TASK BRIEF:
Each line from the one containing "Compute the 14%" to the end of the entries below must be restated exactly, and no other line should appear.

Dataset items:

▬▬▬

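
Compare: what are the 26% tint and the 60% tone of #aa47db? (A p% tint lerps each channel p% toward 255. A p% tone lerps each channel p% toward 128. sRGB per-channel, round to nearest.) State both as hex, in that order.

#aa47db is rgb(170, 71, 219).
26% tint:
  R: 170 + 0.26×(255−170) = 170 + 22.1 = 192.1 → 192
  G: 71 + 0.26×(255−71) = 71 + 47.84 = 118.84 → 119
  B: 219 + 0.26×(255−219) = 219 + 9.36 = 228.36 → 228
  → #c077e4
60% tone:
  R: 170 + 0.6×(128−170) = 170 − 25.2 = 144.8 → 145
  G: 71 + 34.2 = 105.2 → 105
  B: 219 + 0.6×(128−219) = 219 − 54.6 = 164.4 → 164
  → #9169a4

#c077e4, #9169a4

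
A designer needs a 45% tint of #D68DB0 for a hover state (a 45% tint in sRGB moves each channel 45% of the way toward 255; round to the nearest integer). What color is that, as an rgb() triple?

rgb(232, 192, 212)

#D68DB0 is rgb(214, 141, 176).
Per channel, c → c + 0.45(255 − c):
  R: 214 + 0.45×(255−214) = 214 + 18.45 = 232.45 → 232
  G: 141 + 51.3 = 192.3 → 192
  B: 176 + 35.55 = 211.55 → 212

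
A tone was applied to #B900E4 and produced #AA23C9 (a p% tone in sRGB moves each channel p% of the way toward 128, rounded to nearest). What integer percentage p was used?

#B900E4 is rgb(185, 0, 228); #AA23C9 is rgb(170, 35, 201).
On the G channel (widest range): 35 ≈ 0 + (p/100)(128 − 0), so p ≈ 100×(35 − 0)/(128 − 0) = 3500/128 = 27.34.
p = 27 reproduces all three channels after rounding.

27%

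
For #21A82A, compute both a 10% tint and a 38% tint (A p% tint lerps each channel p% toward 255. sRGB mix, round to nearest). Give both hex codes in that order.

#37B13F, #75C97B

#21A82A is rgb(33, 168, 42).
10% tint:
  R: 33 + 0.1×(255−33) = 33 + 22.2 = 55.2 → 55
  G: 168 + 8.7 = 176.7 → 177
  B: 42 + 21.3 = 63.3 → 63
  → #37B13F
38% tint:
  R: 33 + 0.38×(255−33) = 33 + 84.36 = 117.36 → 117
  G: 168 + 0.38×(255−168) = 168 + 33.06 = 201.06 → 201
  B: 42 + 0.38×(255−42) = 42 + 80.94 = 122.94 → 123
  → #75C97B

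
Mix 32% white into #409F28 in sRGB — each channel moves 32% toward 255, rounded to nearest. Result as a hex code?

#409F28 is rgb(64, 159, 40).
A 32% tint moves each channel 32% toward 255:
  R: 64 + 61.12 = 125.12 → 125
  G: 159 + 30.72 = 189.72 → 190
  B: 40 + 0.32×(255−40) = 40 + 68.8 = 108.8 → 109
rgb(125, 190, 109) = #7DBE6D.

#7DBE6D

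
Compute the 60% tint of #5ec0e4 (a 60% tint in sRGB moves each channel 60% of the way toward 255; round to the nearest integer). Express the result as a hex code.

#5ec0e4 is rgb(94, 192, 228).
A 60% tint moves each channel 60% toward 255:
  R: 94 + 96.6 = 190.6 → 191
  G: 192 + 0.6×(255−192) = 192 + 37.8 = 229.8 → 230
  B: 228 + 16.2 = 244.2 → 244
rgb(191, 230, 244) = #bfe6f4.

#bfe6f4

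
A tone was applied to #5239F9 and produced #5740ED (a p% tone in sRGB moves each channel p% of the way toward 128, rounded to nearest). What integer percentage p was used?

10%

#5239F9 is rgb(82, 57, 249); #5740ED is rgb(87, 64, 237).
On the B channel (widest range): 237 ≈ 249 + (p/100)(128 − 249), so p ≈ 100×(237 − 249)/(128 − 249) = -1200/-121 = 9.92.
p = 10 reproduces all three channels after rounding.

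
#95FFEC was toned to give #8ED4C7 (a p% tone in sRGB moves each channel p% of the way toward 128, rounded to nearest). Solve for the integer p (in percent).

34%

#95FFEC is rgb(149, 255, 236); #8ED4C7 is rgb(142, 212, 199).
On the G channel (widest range): 212 ≈ 255 + (p/100)(128 − 255), so p ≈ 100×(212 − 255)/(128 − 255) = -4300/-127 = 33.86.
p = 34 reproduces all three channels after rounding.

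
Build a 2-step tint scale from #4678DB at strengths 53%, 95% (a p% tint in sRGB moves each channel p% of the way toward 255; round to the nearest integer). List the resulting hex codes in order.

#4678DB is rgb(70, 120, 219).
53%: (70 + 98.05 = 168.05→168, 120 + 71.55 = 191.55→192, 219 + 19.08 = 238.08→238) → #A8C0EE
95%: (70 + 175.75 = 245.75→246, 120 + 128.25 = 248.25→248, 219 + 34.2 = 253.2→253) → #F6F8FD

#A8C0EE, #F6F8FD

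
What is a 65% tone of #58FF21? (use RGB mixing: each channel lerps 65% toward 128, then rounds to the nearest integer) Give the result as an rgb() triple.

#58FF21 is rgb(88, 255, 33).
Lerp each channel 65% toward 128:
  R: 88 + 0.65×(128−88) = 88 + 26 = 114 → 114
  G: 255 + 0.65×(128−255) = 255 − 82.55 = 172.45 → 172
  B: 33 + 0.65×(128−33) = 33 + 61.75 = 94.75 → 95

rgb(114, 172, 95)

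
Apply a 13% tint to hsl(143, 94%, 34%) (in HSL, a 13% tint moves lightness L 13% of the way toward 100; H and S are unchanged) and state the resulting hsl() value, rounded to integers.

L moves 13% from 34 toward 100: 34 + 8.58 = 42.58 → 43.
H and S are unchanged.

hsl(143, 94%, 43%)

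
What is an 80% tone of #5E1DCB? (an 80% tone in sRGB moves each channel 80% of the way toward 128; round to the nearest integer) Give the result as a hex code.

#796C8F

#5E1DCB is rgb(94, 29, 203).
An 80% tone moves each channel 80% toward 128:
  R: 94 + 0.8×(128−94) = 94 + 27.2 = 121.2 → 121
  G: 29 + 0.8×(128−29) = 29 + 79.2 = 108.2 → 108
  B: 203 − 60 = 143 → 143
rgb(121, 108, 143) = #796C8F.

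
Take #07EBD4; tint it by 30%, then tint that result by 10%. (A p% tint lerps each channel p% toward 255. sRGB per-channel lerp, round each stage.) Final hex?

#62F2E4

#07EBD4 is rgb(7, 235, 212).
Lerp each channel 30% toward 255:
  R: 7 + 74.4 = 81.4 → 81
  G: 235 + 0.3×(255−235) = 235 + 6 = 241 → 241
  B: 212 + 0.3×(255−212) = 212 + 12.9 = 224.9 → 225
After the tint: rgb(81, 241, 225) = #51F1E1.
Lerp each channel 10% toward 255:
  R: 81 + 17.4 = 98.4 → 98
  G: 241 + 0.1×(255−241) = 241 + 1.4 = 242.4 → 242
  B: 225 + 0.1×(255−225) = 225 + 3 = 228 → 228
rgb(98, 242, 228) = #62F2E4.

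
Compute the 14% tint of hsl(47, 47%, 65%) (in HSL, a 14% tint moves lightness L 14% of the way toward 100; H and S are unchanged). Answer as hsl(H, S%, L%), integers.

L moves 14% from 65 toward 100: 65 + 4.9 = 69.9 → 70.
H and S are unchanged.

hsl(47, 47%, 70%)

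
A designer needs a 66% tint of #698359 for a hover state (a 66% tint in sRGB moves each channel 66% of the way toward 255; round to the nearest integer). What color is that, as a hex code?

#CCD5C7

#698359 is rgb(105, 131, 89).
Per channel, c → c + 0.66(255 − c):
  R: 105 + 99 = 204 → 204
  G: 131 + 0.66×(255−131) = 131 + 81.84 = 212.84 → 213
  B: 89 + 109.56 = 198.56 → 199
rgb(204, 213, 199) = #CCD5C7.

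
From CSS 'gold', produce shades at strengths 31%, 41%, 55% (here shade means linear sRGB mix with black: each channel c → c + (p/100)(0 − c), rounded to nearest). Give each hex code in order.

#B09400, #967F00, #736100

CSS gold is rgb(255, 215, 0).
31%: (255 − 79.05 = 175.95→176, 215 − 66.65 = 148.35→148, 0→0) → #B09400
41%: (255 − 104.55 = 150.45→150, 215 − 88.15 = 126.85→127, 0→0) → #967F00
55%: (255 − 140.25 = 114.75→115, 215 − 118.25 = 96.75→97, 0→0) → #736100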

▬▬▬

RESPONSE AREA:
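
Compute the 14% tint of hsl(47, 47%, 65%) (in HSL, a 14% tint moves lightness L 14% of the way toward 100; H and S are unchanged). Answer as hsl(H, S%, L%), integers.

L moves 14% from 65 toward 100: 65 + 4.9 = 69.9 → 70.
H and S are unchanged.

hsl(47, 47%, 70%)

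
A designer needs a 66% tint of #698359 for a hover state (a 66% tint in sRGB moves each channel 66% of the way toward 255; round to the nearest integer). What color is that, as a hex code?

#CCD5C7

#698359 is rgb(105, 131, 89).
Per channel, c → c + 0.66(255 − c):
  R: 105 + 99 = 204 → 204
  G: 131 + 0.66×(255−131) = 131 + 81.84 = 212.84 → 213
  B: 89 + 109.56 = 198.56 → 199
rgb(204, 213, 199) = #CCD5C7.

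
From CSS 'gold', produce shades at strengths 31%, 41%, 55% (here shade means linear sRGB mix with black: each channel c → c + (p/100)(0 − c), rounded to nearest). Give each hex code in order.

#B09400, #967F00, #736100

CSS gold is rgb(255, 215, 0).
31%: (255 − 79.05 = 175.95→176, 215 − 66.65 = 148.35→148, 0→0) → #B09400
41%: (255 − 104.55 = 150.45→150, 215 − 88.15 = 126.85→127, 0→0) → #967F00
55%: (255 − 140.25 = 114.75→115, 215 − 118.25 = 96.75→97, 0→0) → #736100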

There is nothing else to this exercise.